#### PROVIDED RECORDS:
------------------------------

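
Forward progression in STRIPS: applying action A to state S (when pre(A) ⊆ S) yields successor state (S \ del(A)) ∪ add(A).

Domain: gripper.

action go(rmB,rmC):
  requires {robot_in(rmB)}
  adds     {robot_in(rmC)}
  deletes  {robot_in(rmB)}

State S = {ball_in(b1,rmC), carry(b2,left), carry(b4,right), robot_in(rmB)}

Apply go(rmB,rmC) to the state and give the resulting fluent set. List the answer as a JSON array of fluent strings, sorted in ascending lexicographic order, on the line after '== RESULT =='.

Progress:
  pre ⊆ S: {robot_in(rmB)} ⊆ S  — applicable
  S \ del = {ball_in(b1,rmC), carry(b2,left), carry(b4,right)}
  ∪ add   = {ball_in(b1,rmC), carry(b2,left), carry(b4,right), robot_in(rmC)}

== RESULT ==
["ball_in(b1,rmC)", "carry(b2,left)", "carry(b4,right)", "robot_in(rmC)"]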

------------------------------

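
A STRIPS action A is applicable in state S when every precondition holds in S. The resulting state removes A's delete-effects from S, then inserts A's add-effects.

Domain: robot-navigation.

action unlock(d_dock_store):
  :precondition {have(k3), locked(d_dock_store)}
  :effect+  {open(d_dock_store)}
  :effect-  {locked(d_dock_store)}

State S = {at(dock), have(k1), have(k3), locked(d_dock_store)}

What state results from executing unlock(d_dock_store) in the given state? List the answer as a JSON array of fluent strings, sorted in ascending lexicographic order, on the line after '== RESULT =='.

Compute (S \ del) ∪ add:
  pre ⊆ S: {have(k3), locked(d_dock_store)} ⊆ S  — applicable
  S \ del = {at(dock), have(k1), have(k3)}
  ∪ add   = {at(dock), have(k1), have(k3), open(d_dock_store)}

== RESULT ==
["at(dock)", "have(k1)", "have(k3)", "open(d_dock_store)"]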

------------------------------

Look over the data above and show each line that contains "action".

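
Forward progression in STRIPS: applying action A to state S (when pre(A) ⊆ S) yields successor state (S \ del(A)) ∪ add(A).
action go(rmB,rmC):
A STRIPS action A is applicable in state S when every precondition holds in S. The resulting state removes A's delete-effects from S, then inserts A's add-effects.
action unlock(d_dock_store):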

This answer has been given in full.